> **Entries supplied**
- - -
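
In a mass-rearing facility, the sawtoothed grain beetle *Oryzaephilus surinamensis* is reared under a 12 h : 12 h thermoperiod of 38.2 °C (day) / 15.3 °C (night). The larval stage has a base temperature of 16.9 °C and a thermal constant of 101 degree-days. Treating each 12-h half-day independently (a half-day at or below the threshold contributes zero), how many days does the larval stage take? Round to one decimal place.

9.5 days

Day half: max(0, 38.2 − 16.9) × 0.5 = 21.3 × 0.5 = 10.65 DD.
Night half: max(0, 15.3 − 16.9) × 0.5 = 0.0 × 0.5 = 0.00 DD.
Per 24 h: 10.65 DD/day.
Duration = 101 / 10.65 = 9.484 ≈ 9.5 days.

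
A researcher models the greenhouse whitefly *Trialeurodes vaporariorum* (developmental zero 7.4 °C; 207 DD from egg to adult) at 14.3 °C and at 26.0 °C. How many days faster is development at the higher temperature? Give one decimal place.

At 14.3 °C: 207 / (14.3 − 7.4) = 207 / 6.9 = 30.000 d.
At 26.0 °C: 207 / (26.0 − 7.4) = 207 / 18.6 = 11.129 d.
Difference = |30.000 − 11.129| = 18.871 ≈ 18.9 days.

18.9 days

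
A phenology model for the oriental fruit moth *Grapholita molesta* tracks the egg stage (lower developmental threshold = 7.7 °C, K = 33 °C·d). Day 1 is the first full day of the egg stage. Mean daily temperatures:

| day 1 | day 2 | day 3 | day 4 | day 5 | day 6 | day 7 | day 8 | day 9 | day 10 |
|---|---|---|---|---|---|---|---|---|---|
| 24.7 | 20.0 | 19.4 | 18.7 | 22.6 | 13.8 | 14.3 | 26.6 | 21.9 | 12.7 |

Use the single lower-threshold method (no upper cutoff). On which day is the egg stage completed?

Daily DD above 7.7 °C: 17.0, 12.3, 11.7, 11.0, 14.9, 6.1, 6.6, 18.9, 14.2, 5.0.
Cumulative: 17.0, 29.3, 41.0, 52.0, 66.9, 73.0, 79.6, 98.5, 112.7, 117.7.
The total first reaches 33 DD on day 3.

day 3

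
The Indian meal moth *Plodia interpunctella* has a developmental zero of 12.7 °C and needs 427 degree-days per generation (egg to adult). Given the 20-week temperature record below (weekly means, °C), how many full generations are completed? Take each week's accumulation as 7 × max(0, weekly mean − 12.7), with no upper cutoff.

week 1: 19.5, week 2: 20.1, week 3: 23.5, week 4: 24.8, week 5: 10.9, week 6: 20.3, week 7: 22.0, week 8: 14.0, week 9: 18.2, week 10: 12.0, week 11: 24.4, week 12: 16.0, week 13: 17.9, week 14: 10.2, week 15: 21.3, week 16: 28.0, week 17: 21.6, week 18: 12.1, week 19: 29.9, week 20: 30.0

2 generations

Weekly DD (7 × max(0, T̄ − 12.7)): 47.6, 51.8, 75.6, 84.7, 0.0, 53.2, 65.1, 9.1, 38.5, 0.0, 81.9, 23.1, 36.4, 0.0, 60.2, 107.1, 62.3, 0.0, 120.4, 121.1.
Season total = 1038.1 DD.
Complete generations = ⌊1038.1 / 427⌋ = 2.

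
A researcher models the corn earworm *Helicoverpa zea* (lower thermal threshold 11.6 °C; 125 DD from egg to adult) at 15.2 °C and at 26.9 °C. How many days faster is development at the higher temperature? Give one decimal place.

26.6 days

At 15.2 °C: 125 / (15.2 − 11.6) = 125 / 3.6 = 34.722 d.
At 26.9 °C: 125 / (26.9 − 11.6) = 125 / 15.3 = 8.170 d.
Difference = |34.722 − 8.170| = 26.552 ≈ 26.6 days.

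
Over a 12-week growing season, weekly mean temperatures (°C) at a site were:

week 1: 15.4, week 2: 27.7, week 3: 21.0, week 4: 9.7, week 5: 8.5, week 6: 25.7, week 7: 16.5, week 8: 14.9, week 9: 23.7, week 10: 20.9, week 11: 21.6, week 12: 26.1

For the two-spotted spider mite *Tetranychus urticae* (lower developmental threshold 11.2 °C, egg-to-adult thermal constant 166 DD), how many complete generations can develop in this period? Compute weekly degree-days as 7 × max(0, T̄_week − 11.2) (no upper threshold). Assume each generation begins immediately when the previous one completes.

4 generations

Weekly DD (7 × max(0, T̄ − 11.2)): 29.4, 115.5, 68.6, 0.0, 0.0, 101.5, 37.1, 25.9, 87.5, 67.9, 72.8, 104.3.
Season total = 710.5 DD.
Complete generations = ⌊710.5 / 166⌋ = 4.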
- - -
> **What the exercise asks**
Find the lines in the data that include "moth", then copy each of them.

> **Your response**
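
A phenology model for the oriental fruit moth *Grapholita molesta* tracks the egg stage (lower developmental threshold = 7.7 °C, K = 33 °C·d). Day 1 is the first full day of the egg stage. Mean daily temperatures:
The Indian meal moth *Plodia interpunctella* has a developmental zero of 12.7 °C and needs 427 degree-days per generation (egg to adult). Given the 20-week temperature record below (weekly means, °C), how many full generations are completed? Take each week's accumulation as 7 × max(0, weekly mean − 12.7), with no upper cutoff.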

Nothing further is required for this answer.